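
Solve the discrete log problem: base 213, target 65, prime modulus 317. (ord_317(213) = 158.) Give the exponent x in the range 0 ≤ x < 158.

40

Baby-step giant-step with m = ceil(sqrt(158)) = 13.
Baby table (213^j mod 317 for j=0..12):
  0:1  1:213  2:38  3:169  4:176  5:82  6:31  7:263
  8:227  9:167  10:67  11:6  12:10
Giant step factor: 213^(-13) ≡ 260 (mod 317).
Scan 65·260^i mod 317 for i = 0, 1, …:
  i=0: 65   i=1: 99   i=2: 63   i=3: 213
Match at i=3, j=1: x = 3·13 + 1 = 40.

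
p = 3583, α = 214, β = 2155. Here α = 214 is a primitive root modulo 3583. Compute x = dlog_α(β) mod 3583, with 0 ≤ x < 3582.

2476

Baby-step giant-step with m = ceil(sqrt(3582)) = 60.
Baby table (214^j mod 3583 for j=0..59):
  0:1  1:214  2:2800  3:839  4:396  5:2335  6:1653  7:2608
  8:2747  9:246  10:2482  11:864  12:2163  13:675  14:1130  15:1759
  16:211  17:2158  18:3188  19:1462  20:1147  21:1814  22:1232  23:2089
  24:2754  25:1744  26:584  27:3154  28:1352  29:2688  30:1952  31:2100
  32:1525  33:297  34:2647  35:344  36:1956  37:2956  38:1976  39:70
  40:648  41:2518  42:1402  43:2639  44:2215  45:1054  46:3410  47:2391
  48:2888  49:1756  50:3152  51:924  52:671  53:274  54:1308  55:438
  56:574  57:1014  58:2016  59:1464
Giant step factor: 214^(-60) ≡ 2168 (mod 3583).
Scan 2155·2168^i mod 3583 for i = 0, 1, …:
  i=0: 2155   i=1: 3391   i=2: 2955   i=3: 36
  i=4: 2805   i=5: 889   i=6: 3281   i=7: 953
  i=8: 2296   i=9: 941     …   i=40: 2689
  i=41: 211
Match at i=41, j=16: x = 41·60 + 16 = 2476.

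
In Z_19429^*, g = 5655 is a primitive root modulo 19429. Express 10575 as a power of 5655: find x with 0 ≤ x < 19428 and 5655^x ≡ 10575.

Baby-step giant-step with m = ceil(sqrt(19428)) = 140.
Baby table (5655^j mod 19429 for j=0..139):
  0:1  1:5655  2:18320  3:4172  4:5854  5:16783  6:16629  7:635
  8:15989  9:14658  10:6876  11:6351  12:10113  13:9468  14:14645  15:11077
  16:1339  17:14164  18:11082  19:10185  20:8619  21:12513  22:597  23:14818
  24:17942  25:3772  26:17047  27:13516  28:18723  29:9944  30:5794  31:7776
  32:5453  33:2892  34:14471  35:17986  36:15  37:7109  38:2794  39:4293
  40:10094  41:18597  42:16287  43:9525  44:6687  45:6151  46:5995  47:17549
  48:15692  49:6017  50:5956  51:10723  52:656  53:18170  54:10798  55:16772
  56:12711  57:12834  58:8955  59:8551  60:16553  61:17722  62:3128  63:8450
  64:8839  65:13157  66:9194  67:66  68:4079  69:4522  70:3346  71:17213
  72:225  73:9490  74:3052  75:6108  76:15407  77:6949  78:11157  79:6872
  80:3160  81:14549  82:12209  83:10658  84:2232  85:12539  86:11624  87:5413
  88:9840  89:544  90:6538  91:18432  92:15804  93:17649  94:17751  95:11691
  96:15147  97:13253  98:8062  99:10176  100:16011  101:3065  102:1907  103:990
  104:2898  105:9543  106:11332  107:5618  108:3375  109:6347  110:6922  111:13904
  112:17386  113:7090  114:11923  115:5935  116:8542  117:4516  118:8274  119:4438
  120:14051  121:13224  122:18928  123:3479  124:11597  125:8160  126:925  127:4474
  128:3912  129:12158  130:13688  131:504  132:13486  133:4505  134:4356  135:16637
  136:7017  137:7117  138:9176  139:14850
Giant step factor: 5655^(-140) ≡ 10477 (mod 19429).
Scan 10575·10477^i mod 19429 for i = 0, 1, …:
  i=0: 10575   i=1: 10117   i=2: 10614   i=3: 10711
  i=4: 16672   i=5: 5834   i=6: 18613   i=7: 18957
  i=8: 9251   i=9: 10875     …   i=25: 16043
  i=26: 2232
Match at i=26, j=84: x = 26·140 + 84 = 3724.

3724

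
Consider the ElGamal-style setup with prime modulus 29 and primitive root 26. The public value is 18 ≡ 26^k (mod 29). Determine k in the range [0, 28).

Successive powers of 26 modulo 29:
  26^0=1  26^1=26  26^2=9  26^3=2  26^4=23  26^5=18
So 26^5 ≡ 18 (mod 29), giving k = 5.

5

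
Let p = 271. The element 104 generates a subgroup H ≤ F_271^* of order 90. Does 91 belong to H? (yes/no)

91 ∈ ⟨104⟩ iff 91^90 ≡ 1 (mod 271), since |⟨104⟩| = 90.
91^90 mod 271 = 242.
Since 242 ≠ 1, 91 does not lie in the subgroup.

no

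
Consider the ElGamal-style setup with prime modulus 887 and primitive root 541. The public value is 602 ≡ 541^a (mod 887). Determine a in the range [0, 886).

Baby-step giant-step with m = ceil(sqrt(886)) = 30.
Baby table (541^j mod 887 for j=0..29):
  0:1  1:541  2:858  3:277  4:841  5:837  6:447  7:563
  8:342  9:526  10:726  11:712  12:234  13:640  14:310  15:67
  16:767  17:718  18:819  19:466  20:198  21:678  22:467  23:739
  24:649  25:744  26:693  27:599  28:304  29:369
Giant step factor: 541^(-30) ≡ 115 (mod 887).
Scan 602·115^i mod 887 for i = 0, 1, …:
  i=0: 602   i=1: 44   i=2: 625   i=3: 28
  i=4: 559   i=5: 421   i=6: 517   i=7: 26
  i=8: 329   i=9: 581     …   i=19: 218
  i=20: 234
Match at i=20, j=12: a = 20·30 + 12 = 612.

612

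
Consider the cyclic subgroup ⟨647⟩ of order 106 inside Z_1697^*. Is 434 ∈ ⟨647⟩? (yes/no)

yes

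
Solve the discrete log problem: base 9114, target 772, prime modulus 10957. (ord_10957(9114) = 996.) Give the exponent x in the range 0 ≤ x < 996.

Baby-step giant-step with m = ceil(sqrt(996)) = 32.
Baby table (9114^j mod 10957 for j=0..31):
  0:1  1:9114  2:10936  3:5832  4:441  5:9012  6:1696  7:7974
  8:8212  9:7858  10:2860  11:10294  12:5682  13:2966  14:1205  15:3456
  16:7566  17:4123  18:5469  19:1073  20:5678  21:10338  22:1289  23:2042
  24:5802  25:946  26:9642  27:2048  28:5701  29:820  30:806  31:4694
Giant step factor: 9114^(-32) ≡ 9505 (mod 10957).
Scan 772·9505^i mod 10957 for i = 0, 1, …:
  i=0: 772   i=1: 7627   i=2: 3123   i=3: 1602
  i=4: 7737   i=5: 7758   i=6: 10137   i=7: 7284
  i=8: 8094   i=9: 4373     …   i=21: 3167
  i=22: 3456
Match at i=22, j=15: x = 22·32 + 15 = 719.

719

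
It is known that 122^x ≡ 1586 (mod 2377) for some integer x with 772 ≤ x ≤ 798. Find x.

Compute 122^772 mod 2377 = 9, then multiply by 122 repeatedly:
  122^772=9  122^773=1098  122^774=844  122^775=757  122^776=2028
  122^777=208  122^778=1606  122^779=1018  122^780=592  122^781=914
  122^782=2166  122^783=405  122^784=1870  122^785=2325  122^786=787
  122^787=934  122^788=2229  122^789=960  122^790=647  122^791=493
  122^792=721  122^793=13  122^794=1586
Found 1586 at exponent 794.

794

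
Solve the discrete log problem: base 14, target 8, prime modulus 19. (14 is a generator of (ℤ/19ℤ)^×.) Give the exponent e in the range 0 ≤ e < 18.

Successive powers of 14 modulo 19:
  14^0=1  14^1=14  14^2=6  14^3=8
So 14^3 ≡ 8 (mod 19), giving e = 3.

3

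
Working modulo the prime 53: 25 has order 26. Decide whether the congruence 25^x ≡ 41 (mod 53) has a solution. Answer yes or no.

no

41 ∈ ⟨25⟩ iff 41^26 ≡ 1 (mod 53), since |⟨25⟩| = 26.
41^26 mod 53 = 52.
Since 52 ≠ 1, 41 does not lie in the subgroup.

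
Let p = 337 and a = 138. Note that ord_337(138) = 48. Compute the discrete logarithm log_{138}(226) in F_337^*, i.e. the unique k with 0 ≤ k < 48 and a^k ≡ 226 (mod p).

Baby-step giant-step with m = ceil(sqrt(48)) = 7.
Baby table (138^j mod 337 for j=0..6):
  0:1  1:138  2:172  3:146  4:265  5:174  6:85
Giant step factor: 138^(-7) ≡ 197 (mod 337).
Scan 226·197^i mod 337 for i = 0, 1, …:
  i=0: 226   i=1: 38   i=2: 72   i=3: 30
  i=4: 181   i=5: 272   i=6: 1
Match at i=6, j=0: k = 6·7 + 0 = 42.

42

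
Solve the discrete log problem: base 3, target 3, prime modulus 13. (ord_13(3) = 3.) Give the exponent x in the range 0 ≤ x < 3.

1

Successive powers of 3 modulo 13:
  3^0=1  3^1=3
So 3^1 ≡ 3 (mod 13), giving x = 1.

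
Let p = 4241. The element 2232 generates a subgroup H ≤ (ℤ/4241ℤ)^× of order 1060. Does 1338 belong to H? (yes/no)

no

1338 ∈ ⟨2232⟩ iff 1338^1060 ≡ 1 (mod 4241), since |⟨2232⟩| = 1060.
1338^1060 mod 4241 = 1044.
Since 1044 ≠ 1, 1338 does not lie in the subgroup.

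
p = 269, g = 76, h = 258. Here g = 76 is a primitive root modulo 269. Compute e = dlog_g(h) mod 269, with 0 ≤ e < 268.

Successive powers of 76 modulo 269:
  76^0=1  76^1=76  76^2=127  76^3=237  76^4=258
So 76^4 ≡ 258 (mod 269), giving e = 4.

4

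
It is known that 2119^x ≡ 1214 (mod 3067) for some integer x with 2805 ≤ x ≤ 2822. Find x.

Compute 2119^2805 mod 3067 = 2788, then multiply by 2119 repeatedly:
  2119^2805=2788  2119^2806=730  2119^2807=1102  2119^2808=1151  2119^2809=704
  2119^2810=1214
Found 1214 at exponent 2810.

2810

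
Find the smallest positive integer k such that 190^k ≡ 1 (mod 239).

The order of 190 must divide p − 1 = 238 = 2 · 7 · 17.
Divisors: 1, 2, 7, 14, 17, 34, 119, 238.
Check each in increasing order: 190^1 ≡ 190;  190^2 ≡ 11;  190^7 ≡ 28;  190^14 ≡ 67;  190^17 ≡ 215;  190^34 ≡ 98;  190^119 ≡ 238;  190^238 ≡ 1.
Smallest exponent giving 1 is 238.

238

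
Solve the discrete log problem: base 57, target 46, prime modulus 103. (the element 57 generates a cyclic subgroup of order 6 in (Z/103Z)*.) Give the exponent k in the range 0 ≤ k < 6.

4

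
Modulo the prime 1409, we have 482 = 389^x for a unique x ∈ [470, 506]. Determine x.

479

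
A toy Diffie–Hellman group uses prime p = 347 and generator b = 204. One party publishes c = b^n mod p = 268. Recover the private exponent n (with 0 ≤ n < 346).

148

Baby-step giant-step with m = ceil(sqrt(346)) = 19.
Baby table (204^j mod 347 for j=0..18):
  0:1  1:204  2:323  3:309  4:229  5:218  6:56  7:320
  8:44  9:301  10:332  11:63  12:13  13:223  14:35  15:200
  16:201  17:58  18:34
Giant step factor: 204^(-19) ≡ 260 (mod 347).
Scan 268·260^i mod 347 for i = 0, 1, …:
  i=0: 268   i=1: 280   i=2: 277   i=3: 191
  i=4: 39   i=5: 77   i=6: 241   i=7: 200
Match at i=7, j=15: n = 7·19 + 15 = 148.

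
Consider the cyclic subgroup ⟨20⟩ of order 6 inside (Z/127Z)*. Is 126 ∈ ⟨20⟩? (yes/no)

yes

⟨20⟩ has order 6; its elements mod 127 are {1, 19, 20, 107, 108, 126}.
126 is in this set.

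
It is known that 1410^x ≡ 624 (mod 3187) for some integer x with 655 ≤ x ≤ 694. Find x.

666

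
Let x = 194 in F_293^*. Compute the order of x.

292

The order of 194 must divide p − 1 = 292 = 2^2 · 73.
Divisors: 1, 2, 4, 73, 146, 292.
Check each in increasing order: 194^1 ≡ 194;  194^2 ≡ 132;  194^4 ≡ 137;  194^73 ≡ 155;  194^146 ≡ 292;  194^292 ≡ 1.
Smallest exponent giving 1 is 292.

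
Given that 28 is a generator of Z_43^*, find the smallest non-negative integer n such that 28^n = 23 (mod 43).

20

Successive powers of 28 modulo 43:
  28^0=1  28^1=28  28^2=10  28^3=22  28^4=14  28^5=5
  28^6=11  28^7=7  28^8=24  28^9=27  28^10=25  28^11=12
  28^12=35  28^13=34  28^14=6  28^15=39  28^16=17  28^17=3
  28^18=41  28^19=30  28^20=23
So 28^20 ≡ 23 (mod 43), giving n = 20.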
+===+
TASK ITEM:
Would you please reproduce every line from the one containing "Consider the cyclic subgroup ⟨20⟩" through the final line of the listing, and only those lines?

SOLUTION TO THIS PROBLEM:
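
Consider the cyclic subgroup ⟨20⟩ of order 6 inside (Z/127Z)*. Is 126 ∈ ⟨20⟩? (yes/no)

yes

⟨20⟩ has order 6; its elements mod 127 are {1, 19, 20, 107, 108, 126}.
126 is in this set.

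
It is known that 1410^x ≡ 624 (mod 3187) for some integer x with 655 ≤ x ≤ 694. Find x.

666

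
Let x = 194 in F_293^*. Compute the order of x.

292

The order of 194 must divide p − 1 = 292 = 2^2 · 73.
Divisors: 1, 2, 4, 73, 146, 292.
Check each in increasing order: 194^1 ≡ 194;  194^2 ≡ 132;  194^4 ≡ 137;  194^73 ≡ 155;  194^146 ≡ 292;  194^292 ≡ 1.
Smallest exponent giving 1 is 292.

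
Given that 28 is a generator of Z_43^*, find the smallest non-negative integer n such that 28^n = 23 (mod 43).

20

Successive powers of 28 modulo 43:
  28^0=1  28^1=28  28^2=10  28^3=22  28^4=14  28^5=5
  28^6=11  28^7=7  28^8=24  28^9=27  28^10=25  28^11=12
  28^12=35  28^13=34  28^14=6  28^15=39  28^16=17  28^17=3
  28^18=41  28^19=30  28^20=23
So 28^20 ≡ 23 (mod 43), giving n = 20.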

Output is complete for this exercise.